Activity: Reproduce the records word for word, from the first line to the line containing "Reference string (0-indexed".

*** Data in this exercise

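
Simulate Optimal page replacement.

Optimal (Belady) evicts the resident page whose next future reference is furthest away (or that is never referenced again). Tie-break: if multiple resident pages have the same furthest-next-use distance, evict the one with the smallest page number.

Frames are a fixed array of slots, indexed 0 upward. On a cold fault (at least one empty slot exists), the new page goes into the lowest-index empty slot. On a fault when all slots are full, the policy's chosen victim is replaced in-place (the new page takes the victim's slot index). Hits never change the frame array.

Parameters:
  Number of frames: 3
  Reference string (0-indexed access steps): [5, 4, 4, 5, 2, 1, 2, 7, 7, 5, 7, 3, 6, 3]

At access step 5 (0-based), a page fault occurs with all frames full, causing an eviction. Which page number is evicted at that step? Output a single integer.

Step 0: ref 5 -> FAULT, frames=[5,-,-]
Step 1: ref 4 -> FAULT, frames=[5,4,-]
Step 2: ref 4 -> HIT, frames=[5,4,-]
Step 3: ref 5 -> HIT, frames=[5,4,-]
Step 4: ref 2 -> FAULT, frames=[5,4,2]
Step 5: ref 1 -> FAULT, evict 4, frames=[5,1,2]
At step 5: evicted page 4

Answer: 4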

******

Response:
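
Simulate Optimal page replacement.

Optimal (Belady) evicts the resident page whose next future reference is furthest away (or that is never referenced again). Tie-break: if multiple resident pages have the same furthest-next-use distance, evict the one with the smallest page number.

Frames are a fixed array of slots, indexed 0 upward. On a cold fault (at least one empty slot exists), the new page goes into the lowest-index empty slot. On a fault when all slots are full, the policy's chosen victim is replaced in-place (the new page takes the victim's slot index). Hits never change the frame array.

Parameters:
  Number of frames: 3
  Reference string (0-indexed access steps): [5, 4, 4, 5, 2, 1, 2, 7, 7, 5, 7, 3, 6, 3]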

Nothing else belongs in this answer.